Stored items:
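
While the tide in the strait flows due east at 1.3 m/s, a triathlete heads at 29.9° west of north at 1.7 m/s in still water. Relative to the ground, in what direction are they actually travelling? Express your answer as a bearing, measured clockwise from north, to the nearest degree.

017°

Taking east as x and north as y: velocity relative to the water = (-0.847, 1.474) m/s; the water relative to ground = (1.300, 0.000) m/s.
Velocity relative to ground = (-0.847, 1.474) + (1.300, 0.000) = (0.453, 1.474) m/s.
Bearing = atan2(0.45, 1.47) = 17.07° clockwise from north.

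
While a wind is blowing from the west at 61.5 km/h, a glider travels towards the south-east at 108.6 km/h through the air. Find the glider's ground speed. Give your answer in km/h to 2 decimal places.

158.18 km/h

Taking east as x and north as y: velocity relative to the air = (76.792, -76.792) km/h; the air relative to ground = (61.500, 0.000) km/h.
Velocity relative to ground = (76.792, -76.792) + (61.500, 0.000) = (138.292, -76.792) km/h.
Speed = |(138.292, -76.792)| = 158.182 km/h.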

_Task directions_.
Print all of the data exactly as it stands above.

_Result of the exercise_.
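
While the tide in the strait flows due east at 1.3 m/s, a triathlete heads at 29.9° west of north at 1.7 m/s in still water. Relative to the ground, in what direction are they actually travelling? Express your answer as a bearing, measured clockwise from north, to the nearest degree.

017°

Taking east as x and north as y: velocity relative to the water = (-0.847, 1.474) m/s; the water relative to ground = (1.300, 0.000) m/s.
Velocity relative to ground = (-0.847, 1.474) + (1.300, 0.000) = (0.453, 1.474) m/s.
Bearing = atan2(0.45, 1.47) = 17.07° clockwise from north.

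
While a wind is blowing from the west at 61.5 km/h, a glider travels towards the south-east at 108.6 km/h through the air. Find the glider's ground speed. Give your answer in km/h to 2 decimal places.

158.18 km/h

Taking east as x and north as y: velocity relative to the air = (76.792, -76.792) km/h; the air relative to ground = (61.500, 0.000) km/h.
Velocity relative to ground = (76.792, -76.792) + (61.500, 0.000) = (138.292, -76.792) km/h.
Speed = |(138.292, -76.792)| = 158.182 km/h.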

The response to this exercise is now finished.